- **Work required**:
What is needed here is an exact reprint of every record below.

- - - -

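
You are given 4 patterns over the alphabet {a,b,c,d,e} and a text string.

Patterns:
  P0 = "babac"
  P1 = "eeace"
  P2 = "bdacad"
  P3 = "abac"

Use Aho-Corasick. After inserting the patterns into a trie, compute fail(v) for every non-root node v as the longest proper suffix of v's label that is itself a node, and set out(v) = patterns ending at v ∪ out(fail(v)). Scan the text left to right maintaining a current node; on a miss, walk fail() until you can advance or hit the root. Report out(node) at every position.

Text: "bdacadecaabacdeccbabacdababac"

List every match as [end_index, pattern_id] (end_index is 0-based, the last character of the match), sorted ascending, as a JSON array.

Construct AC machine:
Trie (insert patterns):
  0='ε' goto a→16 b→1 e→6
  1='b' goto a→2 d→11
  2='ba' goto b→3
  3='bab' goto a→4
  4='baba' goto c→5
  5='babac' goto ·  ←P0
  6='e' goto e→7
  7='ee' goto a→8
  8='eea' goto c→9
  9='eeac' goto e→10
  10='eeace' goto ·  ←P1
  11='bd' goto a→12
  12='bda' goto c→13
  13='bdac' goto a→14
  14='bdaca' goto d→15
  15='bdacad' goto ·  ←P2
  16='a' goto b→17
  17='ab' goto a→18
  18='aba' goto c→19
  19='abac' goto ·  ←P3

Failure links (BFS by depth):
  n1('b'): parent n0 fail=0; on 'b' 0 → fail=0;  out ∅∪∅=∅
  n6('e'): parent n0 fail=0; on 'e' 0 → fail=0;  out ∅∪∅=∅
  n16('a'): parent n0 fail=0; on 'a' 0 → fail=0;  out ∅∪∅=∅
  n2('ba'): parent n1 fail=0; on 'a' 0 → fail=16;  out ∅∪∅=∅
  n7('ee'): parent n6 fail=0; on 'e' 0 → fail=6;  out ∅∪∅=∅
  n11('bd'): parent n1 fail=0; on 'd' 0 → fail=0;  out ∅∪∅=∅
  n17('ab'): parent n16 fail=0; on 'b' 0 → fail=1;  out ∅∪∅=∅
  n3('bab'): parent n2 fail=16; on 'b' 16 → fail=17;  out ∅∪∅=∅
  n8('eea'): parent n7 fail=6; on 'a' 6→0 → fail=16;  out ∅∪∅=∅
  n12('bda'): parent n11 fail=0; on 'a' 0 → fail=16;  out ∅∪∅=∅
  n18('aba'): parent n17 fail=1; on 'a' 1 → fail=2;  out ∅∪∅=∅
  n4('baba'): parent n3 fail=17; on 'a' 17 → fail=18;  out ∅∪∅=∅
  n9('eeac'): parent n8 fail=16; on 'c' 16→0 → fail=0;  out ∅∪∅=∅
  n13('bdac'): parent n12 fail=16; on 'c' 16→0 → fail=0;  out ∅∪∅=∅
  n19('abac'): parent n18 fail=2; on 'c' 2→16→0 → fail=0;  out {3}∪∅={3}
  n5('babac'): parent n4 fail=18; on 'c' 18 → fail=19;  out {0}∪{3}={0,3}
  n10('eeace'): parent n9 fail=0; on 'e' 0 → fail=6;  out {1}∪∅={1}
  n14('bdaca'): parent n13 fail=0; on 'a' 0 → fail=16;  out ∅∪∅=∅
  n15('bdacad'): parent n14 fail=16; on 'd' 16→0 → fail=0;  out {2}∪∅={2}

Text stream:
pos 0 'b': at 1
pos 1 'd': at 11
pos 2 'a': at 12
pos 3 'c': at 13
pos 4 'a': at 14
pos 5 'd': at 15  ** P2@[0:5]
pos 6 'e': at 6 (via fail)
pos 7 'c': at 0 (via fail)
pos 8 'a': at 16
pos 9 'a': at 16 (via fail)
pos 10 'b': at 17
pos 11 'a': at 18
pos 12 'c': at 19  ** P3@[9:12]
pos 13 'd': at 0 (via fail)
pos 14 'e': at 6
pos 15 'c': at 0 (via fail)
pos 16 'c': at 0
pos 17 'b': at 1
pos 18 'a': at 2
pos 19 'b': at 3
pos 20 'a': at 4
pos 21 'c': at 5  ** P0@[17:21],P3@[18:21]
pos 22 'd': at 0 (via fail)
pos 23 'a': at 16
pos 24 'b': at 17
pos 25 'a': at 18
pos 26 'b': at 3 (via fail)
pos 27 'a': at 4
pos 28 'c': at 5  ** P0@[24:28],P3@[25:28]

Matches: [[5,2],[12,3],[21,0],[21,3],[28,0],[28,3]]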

- - - -

- **Result**:
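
You are given 4 patterns over the alphabet {a,b,c,d,e} and a text string.

Patterns:
  P0 = "babac"
  P1 = "eeace"
  P2 = "bdacad"
  P3 = "abac"

Use Aho-Corasick. After inserting the patterns into a trie, compute fail(v) for every non-root node v as the longest proper suffix of v's label that is itself a node, and set out(v) = patterns ending at v ∪ out(fail(v)). Scan the text left to right maintaining a current node; on a miss, walk fail() until you can advance or hit the root. Report out(node) at every position.

Text: "bdacadecaabacdeccbabacdababac"

List every match as [end_index, pattern_id] (end_index is 0-based, the last character of the match), sorted ascending, as a JSON array.

Construct AC machine:
Trie (insert patterns):
  0='ε' goto a→16 b→1 e→6
  1='b' goto a→2 d→11
  2='ba' goto b→3
  3='bab' goto a→4
  4='baba' goto c→5
  5='babac' goto ·  ←P0
  6='e' goto e→7
  7='ee' goto a→8
  8='eea' goto c→9
  9='eeac' goto e→10
  10='eeace' goto ·  ←P1
  11='bd' goto a→12
  12='bda' goto c→13
  13='bdac' goto a→14
  14='bdaca' goto d→15
  15='bdacad' goto ·  ←P2
  16='a' goto b→17
  17='ab' goto a→18
  18='aba' goto c→19
  19='abac' goto ·  ←P3

Failure links (BFS by depth):
  n1('b'): parent n0 fail=0; on 'b' 0 → fail=0;  out ∅∪∅=∅
  n6('e'): parent n0 fail=0; on 'e' 0 → fail=0;  out ∅∪∅=∅
  n16('a'): parent n0 fail=0; on 'a' 0 → fail=0;  out ∅∪∅=∅
  n2('ba'): parent n1 fail=0; on 'a' 0 → fail=16;  out ∅∪∅=∅
  n7('ee'): parent n6 fail=0; on 'e' 0 → fail=6;  out ∅∪∅=∅
  n11('bd'): parent n1 fail=0; on 'd' 0 → fail=0;  out ∅∪∅=∅
  n17('ab'): parent n16 fail=0; on 'b' 0 → fail=1;  out ∅∪∅=∅
  n3('bab'): parent n2 fail=16; on 'b' 16 → fail=17;  out ∅∪∅=∅
  n8('eea'): parent n7 fail=6; on 'a' 6→0 → fail=16;  out ∅∪∅=∅
  n12('bda'): parent n11 fail=0; on 'a' 0 → fail=16;  out ∅∪∅=∅
  n18('aba'): parent n17 fail=1; on 'a' 1 → fail=2;  out ∅∪∅=∅
  n4('baba'): parent n3 fail=17; on 'a' 17 → fail=18;  out ∅∪∅=∅
  n9('eeac'): parent n8 fail=16; on 'c' 16→0 → fail=0;  out ∅∪∅=∅
  n13('bdac'): parent n12 fail=16; on 'c' 16→0 → fail=0;  out ∅∪∅=∅
  n19('abac'): parent n18 fail=2; on 'c' 2→16→0 → fail=0;  out {3}∪∅={3}
  n5('babac'): parent n4 fail=18; on 'c' 18 → fail=19;  out {0}∪{3}={0,3}
  n10('eeace'): parent n9 fail=0; on 'e' 0 → fail=6;  out {1}∪∅={1}
  n14('bdaca'): parent n13 fail=0; on 'a' 0 → fail=16;  out ∅∪∅=∅
  n15('bdacad'): parent n14 fail=16; on 'd' 16→0 → fail=0;  out {2}∪∅={2}

Text stream:
pos 0 'b': at 1
pos 1 'd': at 11
pos 2 'a': at 12
pos 3 'c': at 13
pos 4 'a': at 14
pos 5 'd': at 15  ** P2@[0:5]
pos 6 'e': at 6 (via fail)
pos 7 'c': at 0 (via fail)
pos 8 'a': at 16
pos 9 'a': at 16 (via fail)
pos 10 'b': at 17
pos 11 'a': at 18
pos 12 'c': at 19  ** P3@[9:12]
pos 13 'd': at 0 (via fail)
pos 14 'e': at 6
pos 15 'c': at 0 (via fail)
pos 16 'c': at 0
pos 17 'b': at 1
pos 18 'a': at 2
pos 19 'b': at 3
pos 20 'a': at 4
pos 21 'c': at 5  ** P0@[17:21],P3@[18:21]
pos 22 'd': at 0 (via fail)
pos 23 'a': at 16
pos 24 'b': at 17
pos 25 'a': at 18
pos 26 'b': at 3 (via fail)
pos 27 'a': at 4
pos 28 'c': at 5  ** P0@[24:28],P3@[25:28]

Matches: [[5,2],[12,3],[21,0],[21,3],[28,0],[28,3]]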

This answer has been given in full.